Entries provided
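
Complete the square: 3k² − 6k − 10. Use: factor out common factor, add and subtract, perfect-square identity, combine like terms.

3(k − 1)² − 13

3k² − 6k − 10
= 3(k² − 2k) − 10    [factor out 3 from the k-terms]
= 3(k² − 2k + 1 − 1) − 10    [add and subtract 1 inside the bracket]
= 3(k − 1)² − 3 − 10    [perfect-square identity]
= 3(k − 1)² − 13    [combine constants]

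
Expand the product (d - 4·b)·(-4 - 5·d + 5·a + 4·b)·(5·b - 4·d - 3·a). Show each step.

(d - 4·b)·(-4 - 5·d + 5·a + 4·b)·(5·b - 4·d - 3·a)
= (-4·d - 5·d² + 5·a·d + 4·b·d + 16·b + 20·b·d - 20·a·b - 16·b²)·(5·b - 4·d - 3·a)    [distributive law]
= (-4·d - 5·d² + 5·a·d + 24·b·d + 16·b - 20·a·b - 16·b²)·(5·b - 4·d - 3·a)    [combine like terms]
= -20·b·d + 16·d² + 12·a·d - 25·b·d² + 20·d³ + 15·a·d² + 25·a·b·d - 20·a·d² - 15·a²·d + 120·b²·d - 96·b·d² - 72·a·b·d + 80·b² - 64·b·d - 48·a·b - 100·a·b² + 80·a·b·d + 60·a²·b - 80·b³ + 64·b²·d + 48·a·b²    [distributive law]
= -84·b·d + 16·d² + 12·a·d - 121·b·d² + 20·d³ - 5·a·d² + 33·a·b·d - 15·a²·d + 184·b²·d + 80·b² - 48·a·b - 52·a·b² + 60·a²·b - 80·b³    [combine like terms]

-84·b·d + 16·d² + 12·a·d - 121·b·d² + 20·d³ - 5·a·d² + 33·a·b·d - 15·a²·d + 184·b²·d + 80·b² - 48·a·b - 52·a·b² + 60·a²·b - 80·b³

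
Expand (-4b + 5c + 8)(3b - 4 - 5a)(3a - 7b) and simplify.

-176ab^2 + 84b^3 + 400ab - 280b^2 + 60a^2b + 220abc - 105b^2c - 60ac + 140bc - 75a^2c - 96a + 224b - 120a^2

(-4b + 5c + 8)(3b - 4 - 5a)(3a - 7b)
= (-12b^2 + 16b + 20ab + 15bc - 20c - 25ac + 24b - 32 - 40a)(3a - 7b)    [distributive law]
= (-12b^2 + 40b + 20ab + 15bc - 20c - 25ac - 32 - 40a)(3a - 7b)    [combine like terms]
= -36ab^2 + 84b^3 + 120ab - 280b^2 + 60a^2b - 140ab^2 + 45abc - 105b^2c - 60ac + 140bc - 75a^2c + 175abc - 96a + 224b - 120a^2 + 280ab    [distributive law]
= -176ab^2 + 84b^3 + 400ab - 280b^2 + 60a^2b + 220abc - 105b^2c - 60ac + 140bc - 75a^2c - 96a + 224b - 120a^2    [combine like terms]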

Action item
Copy out the data above, word for word.

Solution to this problem
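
Complete the square: 3k² − 6k − 10. Use: factor out common factor, add and subtract, perfect-square identity, combine like terms.

3(k − 1)² − 13

3k² − 6k − 10
= 3(k² − 2k) − 10    [factor out 3 from the k-terms]
= 3(k² − 2k + 1 − 1) − 10    [add and subtract 1 inside the bracket]
= 3(k − 1)² − 3 − 10    [perfect-square identity]
= 3(k − 1)² − 13    [combine constants]

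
Expand the product (d - 4·b)·(-4 - 5·d + 5·a + 4·b)·(5·b - 4·d - 3·a). Show each step.

(d - 4·b)·(-4 - 5·d + 5·a + 4·b)·(5·b - 4·d - 3·a)
= (-4·d - 5·d² + 5·a·d + 4·b·d + 16·b + 20·b·d - 20·a·b - 16·b²)·(5·b - 4·d - 3·a)    [distributive law]
= (-4·d - 5·d² + 5·a·d + 24·b·d + 16·b - 20·a·b - 16·b²)·(5·b - 4·d - 3·a)    [combine like terms]
= -20·b·d + 16·d² + 12·a·d - 25·b·d² + 20·d³ + 15·a·d² + 25·a·b·d - 20·a·d² - 15·a²·d + 120·b²·d - 96·b·d² - 72·a·b·d + 80·b² - 64·b·d - 48·a·b - 100·a·b² + 80·a·b·d + 60·a²·b - 80·b³ + 64·b²·d + 48·a·b²    [distributive law]
= -84·b·d + 16·d² + 12·a·d - 121·b·d² + 20·d³ - 5·a·d² + 33·a·b·d - 15·a²·d + 184·b²·d + 80·b² - 48·a·b - 52·a·b² + 60·a²·b - 80·b³    [combine like terms]

-84·b·d + 16·d² + 12·a·d - 121·b·d² + 20·d³ - 5·a·d² + 33·a·b·d - 15·a²·d + 184·b²·d + 80·b² - 48·a·b - 52·a·b² + 60·a²·b - 80·b³

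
Expand (-4b + 5c + 8)(3b - 4 - 5a)(3a - 7b) and simplify.

-176ab^2 + 84b^3 + 400ab - 280b^2 + 60a^2b + 220abc - 105b^2c - 60ac + 140bc - 75a^2c - 96a + 224b - 120a^2

(-4b + 5c + 8)(3b - 4 - 5a)(3a - 7b)
= (-12b^2 + 16b + 20ab + 15bc - 20c - 25ac + 24b - 32 - 40a)(3a - 7b)    [distributive law]
= (-12b^2 + 40b + 20ab + 15bc - 20c - 25ac - 32 - 40a)(3a - 7b)    [combine like terms]
= -36ab^2 + 84b^3 + 120ab - 280b^2 + 60a^2b - 140ab^2 + 45abc - 105b^2c - 60ac + 140bc - 75a^2c + 175abc - 96a + 224b - 120a^2 + 280ab    [distributive law]
= -176ab^2 + 84b^3 + 400ab - 280b^2 + 60a^2b + 220abc - 105b^2c - 60ac + 140bc - 75a^2c - 96a + 224b - 120a^2    [combine like terms]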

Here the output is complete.